> _Exercise brief_: Return the data below exactly, but only from the line containing "Question 2: Find the owner of element [9][2]: answer" through the line containing "Consider the A fragment of mma.sync.aligned.m16n8k8", with both of those lines included.

> _Dataset items_:
>>>
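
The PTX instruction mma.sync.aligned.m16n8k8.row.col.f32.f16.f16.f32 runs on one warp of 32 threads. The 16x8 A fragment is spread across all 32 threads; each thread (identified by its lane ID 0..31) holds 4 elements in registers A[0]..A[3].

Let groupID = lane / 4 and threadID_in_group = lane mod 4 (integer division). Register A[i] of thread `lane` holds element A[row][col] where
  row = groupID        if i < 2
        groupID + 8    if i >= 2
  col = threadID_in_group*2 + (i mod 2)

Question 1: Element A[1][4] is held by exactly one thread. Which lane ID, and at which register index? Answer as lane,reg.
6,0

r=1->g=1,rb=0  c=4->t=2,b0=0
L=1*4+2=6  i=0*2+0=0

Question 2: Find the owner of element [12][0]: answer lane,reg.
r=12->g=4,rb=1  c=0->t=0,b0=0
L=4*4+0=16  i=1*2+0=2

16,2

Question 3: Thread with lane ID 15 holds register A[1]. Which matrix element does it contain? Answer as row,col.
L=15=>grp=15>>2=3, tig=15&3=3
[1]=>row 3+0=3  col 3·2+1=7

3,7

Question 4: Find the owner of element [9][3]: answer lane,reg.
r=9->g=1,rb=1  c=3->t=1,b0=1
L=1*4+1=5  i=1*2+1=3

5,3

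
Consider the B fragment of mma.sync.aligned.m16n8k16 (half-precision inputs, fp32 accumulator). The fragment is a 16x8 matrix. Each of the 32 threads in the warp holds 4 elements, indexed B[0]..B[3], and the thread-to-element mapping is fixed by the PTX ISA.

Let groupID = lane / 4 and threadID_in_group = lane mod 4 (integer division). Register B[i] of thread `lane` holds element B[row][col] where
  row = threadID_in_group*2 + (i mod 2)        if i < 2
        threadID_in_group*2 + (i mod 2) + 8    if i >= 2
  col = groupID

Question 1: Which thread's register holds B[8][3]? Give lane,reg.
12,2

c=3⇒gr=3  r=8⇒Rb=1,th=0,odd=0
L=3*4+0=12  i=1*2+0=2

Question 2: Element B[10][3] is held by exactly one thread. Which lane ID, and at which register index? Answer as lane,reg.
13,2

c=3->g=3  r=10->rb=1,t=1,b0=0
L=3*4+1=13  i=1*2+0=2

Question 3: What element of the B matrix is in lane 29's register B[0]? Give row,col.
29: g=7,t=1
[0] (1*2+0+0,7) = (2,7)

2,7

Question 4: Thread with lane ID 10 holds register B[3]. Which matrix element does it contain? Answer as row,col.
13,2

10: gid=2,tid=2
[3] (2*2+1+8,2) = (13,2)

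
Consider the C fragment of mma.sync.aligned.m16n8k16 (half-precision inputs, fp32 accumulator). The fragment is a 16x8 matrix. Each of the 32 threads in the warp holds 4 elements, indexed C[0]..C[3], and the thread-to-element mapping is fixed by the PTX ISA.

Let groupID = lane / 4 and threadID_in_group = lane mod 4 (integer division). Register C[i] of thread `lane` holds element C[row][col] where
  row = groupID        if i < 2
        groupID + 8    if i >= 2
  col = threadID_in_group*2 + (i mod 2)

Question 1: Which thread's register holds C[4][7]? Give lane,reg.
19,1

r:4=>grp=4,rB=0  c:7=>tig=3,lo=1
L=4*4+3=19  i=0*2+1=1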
<<<
>>>
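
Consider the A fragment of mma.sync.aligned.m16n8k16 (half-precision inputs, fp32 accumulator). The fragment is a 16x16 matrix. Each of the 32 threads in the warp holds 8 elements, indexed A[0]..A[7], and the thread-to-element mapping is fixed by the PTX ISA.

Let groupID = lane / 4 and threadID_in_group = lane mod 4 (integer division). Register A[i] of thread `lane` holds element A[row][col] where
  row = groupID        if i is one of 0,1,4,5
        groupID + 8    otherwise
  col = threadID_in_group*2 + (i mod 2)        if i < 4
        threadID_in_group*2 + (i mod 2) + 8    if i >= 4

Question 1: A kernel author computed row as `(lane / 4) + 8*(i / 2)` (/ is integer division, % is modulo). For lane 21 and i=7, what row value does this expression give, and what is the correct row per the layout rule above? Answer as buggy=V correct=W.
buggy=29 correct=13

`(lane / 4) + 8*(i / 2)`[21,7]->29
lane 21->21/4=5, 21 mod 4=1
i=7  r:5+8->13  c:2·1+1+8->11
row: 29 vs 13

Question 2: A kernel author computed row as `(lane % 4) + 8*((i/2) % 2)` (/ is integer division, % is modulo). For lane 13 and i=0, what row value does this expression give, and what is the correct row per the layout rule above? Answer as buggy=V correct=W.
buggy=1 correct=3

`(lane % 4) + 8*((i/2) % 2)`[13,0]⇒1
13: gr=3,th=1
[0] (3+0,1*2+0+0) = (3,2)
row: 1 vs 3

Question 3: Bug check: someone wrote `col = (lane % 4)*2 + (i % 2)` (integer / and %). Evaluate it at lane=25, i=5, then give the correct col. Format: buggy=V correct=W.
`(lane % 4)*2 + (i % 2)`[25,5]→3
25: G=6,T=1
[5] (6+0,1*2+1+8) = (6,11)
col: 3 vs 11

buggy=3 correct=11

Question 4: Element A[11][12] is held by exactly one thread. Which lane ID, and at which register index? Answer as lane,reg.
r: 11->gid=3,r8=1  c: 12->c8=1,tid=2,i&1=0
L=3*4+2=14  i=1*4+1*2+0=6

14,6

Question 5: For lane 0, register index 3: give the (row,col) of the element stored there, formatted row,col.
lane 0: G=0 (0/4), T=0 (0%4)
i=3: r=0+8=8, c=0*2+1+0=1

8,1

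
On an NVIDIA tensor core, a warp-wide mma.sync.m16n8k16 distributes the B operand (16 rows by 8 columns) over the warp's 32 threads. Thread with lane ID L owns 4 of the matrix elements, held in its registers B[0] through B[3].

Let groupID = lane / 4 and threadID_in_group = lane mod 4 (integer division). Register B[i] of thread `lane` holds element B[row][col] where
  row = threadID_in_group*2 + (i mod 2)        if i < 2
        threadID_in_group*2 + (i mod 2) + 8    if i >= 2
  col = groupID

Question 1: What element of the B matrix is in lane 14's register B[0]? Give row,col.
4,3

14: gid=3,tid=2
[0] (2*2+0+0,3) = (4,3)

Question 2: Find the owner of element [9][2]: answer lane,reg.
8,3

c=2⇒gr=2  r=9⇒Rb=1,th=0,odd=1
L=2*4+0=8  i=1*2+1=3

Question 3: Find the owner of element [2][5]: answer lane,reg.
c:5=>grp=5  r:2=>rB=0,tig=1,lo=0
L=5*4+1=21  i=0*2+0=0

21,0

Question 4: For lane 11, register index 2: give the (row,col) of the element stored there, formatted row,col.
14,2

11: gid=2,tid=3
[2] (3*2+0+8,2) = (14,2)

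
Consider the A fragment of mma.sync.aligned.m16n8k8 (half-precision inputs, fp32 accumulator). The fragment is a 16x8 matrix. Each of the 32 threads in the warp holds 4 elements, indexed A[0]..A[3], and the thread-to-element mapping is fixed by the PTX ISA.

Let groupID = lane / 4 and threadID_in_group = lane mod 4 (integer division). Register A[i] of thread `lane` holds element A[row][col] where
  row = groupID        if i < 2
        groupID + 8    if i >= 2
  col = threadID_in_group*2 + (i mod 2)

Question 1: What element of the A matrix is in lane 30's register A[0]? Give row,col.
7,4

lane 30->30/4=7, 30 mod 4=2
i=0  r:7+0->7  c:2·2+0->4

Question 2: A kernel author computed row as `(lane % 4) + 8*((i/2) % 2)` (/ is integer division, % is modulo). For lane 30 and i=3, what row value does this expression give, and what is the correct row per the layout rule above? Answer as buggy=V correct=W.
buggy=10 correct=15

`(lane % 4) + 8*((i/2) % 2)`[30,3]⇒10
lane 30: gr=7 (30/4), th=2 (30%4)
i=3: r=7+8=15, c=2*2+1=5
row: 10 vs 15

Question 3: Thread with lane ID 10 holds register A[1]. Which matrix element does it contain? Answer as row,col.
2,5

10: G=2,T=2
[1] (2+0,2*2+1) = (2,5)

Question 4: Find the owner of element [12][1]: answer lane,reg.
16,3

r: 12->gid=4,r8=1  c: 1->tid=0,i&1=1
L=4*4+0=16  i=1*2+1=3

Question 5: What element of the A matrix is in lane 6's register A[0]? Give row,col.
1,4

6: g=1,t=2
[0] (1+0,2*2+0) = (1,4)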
<<<
> _Response to the task_:
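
Question 2: Find the owner of element [9][2]: answer lane,reg.
8,3

c=2⇒gr=2  r=9⇒Rb=1,th=0,odd=1
L=2*4+0=8  i=1*2+1=3

Question 3: Find the owner of element [2][5]: answer lane,reg.
c:5=>grp=5  r:2=>rB=0,tig=1,lo=0
L=5*4+1=21  i=0*2+0=0

21,0

Question 4: For lane 11, register index 2: give the (row,col) of the element stored there, formatted row,col.
14,2

11: gid=2,tid=3
[2] (3*2+0+8,2) = (14,2)

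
Consider the A fragment of mma.sync.aligned.m16n8k8 (half-precision inputs, fp32 accumulator). The fragment is a 16x8 matrix. Each of the 32 threads in the warp holds 4 elements, indexed A[0]..A[3], and the thread-to-element mapping is fixed by the PTX ISA.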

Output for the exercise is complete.